The input

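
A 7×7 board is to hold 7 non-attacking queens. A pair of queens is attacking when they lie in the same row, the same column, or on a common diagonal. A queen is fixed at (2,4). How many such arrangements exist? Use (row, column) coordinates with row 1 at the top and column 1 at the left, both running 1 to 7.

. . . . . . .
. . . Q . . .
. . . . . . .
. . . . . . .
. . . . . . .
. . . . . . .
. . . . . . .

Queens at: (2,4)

6

Branch on row 1: col 1 → 1; col 2 → 2; col 6 → 2; col 7 → 1.
Sum: 1 + 2 + 2 + 1 = 6.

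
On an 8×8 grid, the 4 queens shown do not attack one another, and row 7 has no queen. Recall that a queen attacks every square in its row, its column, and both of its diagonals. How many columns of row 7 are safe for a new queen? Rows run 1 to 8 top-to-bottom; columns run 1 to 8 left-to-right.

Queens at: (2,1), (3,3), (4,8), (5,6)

(2,1) attacks row 7 at column 1 and diagonals 6.
(3,3) attacks row 7 at column 3 and diagonals 7.
(4,8) attacks row 7 at column 8 and diagonals 5.
(5,6) attacks row 7 at column 6 and diagonals 4, 8.
Attacked columns: {1, 3, 4, 5, 6, 7, 8}. Safe: {2}.

1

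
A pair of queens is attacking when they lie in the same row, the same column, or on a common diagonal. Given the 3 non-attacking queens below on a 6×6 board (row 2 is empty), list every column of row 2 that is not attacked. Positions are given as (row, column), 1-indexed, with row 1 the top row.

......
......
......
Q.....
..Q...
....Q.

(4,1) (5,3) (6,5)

columns 2, 4

(4,1) attacks row 2 at column 1 and diagonals 3.
(5,3) attacks row 2 at column 3 and diagonals 6.
(6,5) attacks row 2 at column 5 and diagonals 1.
Attacked columns: {1, 3, 5, 6}. Safe: {2, 4}.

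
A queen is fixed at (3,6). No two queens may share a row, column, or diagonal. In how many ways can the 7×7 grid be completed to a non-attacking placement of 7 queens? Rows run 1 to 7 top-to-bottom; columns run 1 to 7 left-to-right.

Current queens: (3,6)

6

Branch on row 1: col 1 → 0; col 2 → 1; col 3 → 2; col 5 → 2; col 7 → 1.
Sum: 0 + 1 + 2 + 2 + 1 = 6.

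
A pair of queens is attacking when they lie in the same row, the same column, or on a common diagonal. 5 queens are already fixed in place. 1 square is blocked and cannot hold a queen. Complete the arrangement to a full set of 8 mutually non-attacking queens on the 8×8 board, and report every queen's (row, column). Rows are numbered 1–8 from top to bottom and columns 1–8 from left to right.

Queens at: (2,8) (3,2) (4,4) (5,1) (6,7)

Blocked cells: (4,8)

(1,6) (2,8) (3,2) (4,4) (5,1) (6,7) (7,5) (8,3)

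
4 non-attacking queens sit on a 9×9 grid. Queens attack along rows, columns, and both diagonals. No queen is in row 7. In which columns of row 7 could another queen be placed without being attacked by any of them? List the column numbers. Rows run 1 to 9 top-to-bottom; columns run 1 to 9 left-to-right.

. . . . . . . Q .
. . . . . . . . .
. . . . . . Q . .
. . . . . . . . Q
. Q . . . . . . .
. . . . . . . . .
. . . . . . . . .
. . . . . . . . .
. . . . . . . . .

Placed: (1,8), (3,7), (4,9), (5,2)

columns 1, 5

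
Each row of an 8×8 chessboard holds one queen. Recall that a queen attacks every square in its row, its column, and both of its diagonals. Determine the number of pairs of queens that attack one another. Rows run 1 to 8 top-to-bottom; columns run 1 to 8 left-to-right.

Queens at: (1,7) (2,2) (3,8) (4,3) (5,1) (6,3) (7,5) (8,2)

Same column: (2,2)–(8,2) (column 2); (4,3)–(6,3) (column 3).
Total attacking pairs: 2.

2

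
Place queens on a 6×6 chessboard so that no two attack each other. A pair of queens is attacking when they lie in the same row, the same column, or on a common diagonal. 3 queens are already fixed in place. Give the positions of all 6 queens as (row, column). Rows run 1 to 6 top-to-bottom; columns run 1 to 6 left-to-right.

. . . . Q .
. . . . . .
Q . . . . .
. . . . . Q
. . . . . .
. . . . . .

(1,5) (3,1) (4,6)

Row 2: attacked by (1,5)→{4,5,6}; (3,1)→{1,2}; (4,6)→{4,6}. Safe: 3. Place at column 3.
Row 5: attacked by (1,5)→{1,5}; (2,3)→{3,6}; (3,1)→{1,3}; (4,6)→{5,6}. Safe: 2, 4. Place at column 4.
Row 6: attacked by (1,5)→{5}; (2,3)→{3}; (3,1)→{1,4}; (4,6)→{4,6}; (5,4)→{3,4,5}. Safe: 2. Place at column 2.
Columns [5, 3, 1, 6, 4, 2], r−c [-4, -1, 2, -2, 1, 4], r+c [6, 5, 4, 10, 9, 8] are all distinct, so no two queens attack.

(1,5) (2,3) (3,1) (4,6) (5,4) (6,2)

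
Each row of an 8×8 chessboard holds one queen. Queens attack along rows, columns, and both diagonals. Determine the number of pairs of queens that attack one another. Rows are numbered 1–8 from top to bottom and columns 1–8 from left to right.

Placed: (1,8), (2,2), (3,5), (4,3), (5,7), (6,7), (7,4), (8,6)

2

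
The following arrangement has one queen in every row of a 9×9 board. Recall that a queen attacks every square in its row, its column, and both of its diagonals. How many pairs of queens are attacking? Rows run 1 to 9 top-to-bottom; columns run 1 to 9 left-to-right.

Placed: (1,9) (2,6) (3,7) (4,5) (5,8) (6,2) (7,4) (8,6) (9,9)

5

Same column: (1,9)–(9,9) (column 9); (2,6)–(8,6) (column 6).
Same diagonal: (1,9)–(3,7) (|1−3| = |9−7| = 2); (2,6)–(3,7) (|2−3| = |6−7| = 1); (2,6)–(6,2) (|2−6| = |6−2| = 4).
Total attacking pairs: 5.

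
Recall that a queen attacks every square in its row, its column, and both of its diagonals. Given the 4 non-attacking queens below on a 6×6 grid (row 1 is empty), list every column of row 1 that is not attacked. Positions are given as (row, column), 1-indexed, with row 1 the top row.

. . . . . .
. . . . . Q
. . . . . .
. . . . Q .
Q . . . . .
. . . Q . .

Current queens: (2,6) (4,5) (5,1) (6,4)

columns 3

(2,6) attacks row 1 at column 6 and diagonals 5.
(4,5) attacks row 1 at column 5 and diagonals 2.
(5,1) attacks row 1 at column 1 and diagonals 5.
(6,4) attacks row 1 at column 4.
Attacked columns: {1, 2, 4, 5, 6}. Safe: {3}.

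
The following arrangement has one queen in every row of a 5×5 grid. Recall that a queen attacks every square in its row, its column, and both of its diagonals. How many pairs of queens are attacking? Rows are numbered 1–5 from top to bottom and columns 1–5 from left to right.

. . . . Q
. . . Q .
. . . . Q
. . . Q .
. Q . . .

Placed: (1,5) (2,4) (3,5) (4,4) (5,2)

Same column: (1,5)–(3,5) (column 5); (2,4)–(4,4) (column 4).
Same diagonal: (1,5)–(2,4) (|1−2| = |5−4| = 1); (2,4)–(3,5) (|2−3| = |4−5| = 1); (3,5)–(4,4) (|3−4| = |5−4| = 1).
Total attacking pairs: 5.

5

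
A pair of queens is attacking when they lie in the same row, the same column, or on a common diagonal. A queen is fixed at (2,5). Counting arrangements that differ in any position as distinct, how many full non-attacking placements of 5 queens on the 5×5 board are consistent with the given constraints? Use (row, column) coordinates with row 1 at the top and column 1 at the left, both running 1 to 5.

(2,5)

2

Branch on row 1: col 1 → 0; col 2 → 1; col 3 → 1.
Sum: 0 + 1 + 1 = 2.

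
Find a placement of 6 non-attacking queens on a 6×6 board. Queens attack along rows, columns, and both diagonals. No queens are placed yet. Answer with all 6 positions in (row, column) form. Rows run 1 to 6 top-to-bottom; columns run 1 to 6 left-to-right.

(1,2) (2,4) (3,6) (4,1) (5,3) (6,5)

Row 1: Safe: 1, 2, 3, 4, 5, 6. Place at column 2.
Row 2: attacked by (1,2)→{1,2,3}. Safe: 4, 5, 6. Place at column 4.
Row 3: attacked by (1,2)→{2,4}; (2,4)→{3,4,5}. Safe: 1, 6. Place at column 6.
Row 4: attacked by (1,2)→{2,5}; (2,4)→{2,4,6}; (3,6)→{5,6}. Safe: 1, 3. Place at column 1.
Row 5: attacked by (1,2)→{2,6}; (2,4)→{1,4}; (3,6)→{4,6}; (4,1)→{1,2}. Safe: 3, 5. Place at column 3.
Row 6: attacked by (1,2)→{2}; (2,4)→{4}; (3,6)→{3,6}; (4,1)→{1,3}; (5,3)→{2,3,4}. Safe: 5. Place at column 5.
Columns [2, 4, 6, 1, 3, 5], r−c [-1, -2, -3, 3, 2, 1], r+c [3, 6, 9, 5, 8, 11] are all distinct, so no two queens attack.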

What is required
All lines of the entries containing the string "following" must be shown in full.

Output below
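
The following arrangement has one queen in every row of a 9×9 board. Recall that a queen attacks every square in its row, its column, and both of its diagonals. How many pairs of queens are attacking? Rows run 1 to 9 top-to-bottom; columns run 1 to 9 left-to-right.
The following arrangement has one queen in every row of a 5×5 grid. Recall that a queen attacks every square in its row, its column, and both of its diagonals. How many pairs of queens are attacking? Rows are numbered 1–5 from top to bottom and columns 1–5 from left to right.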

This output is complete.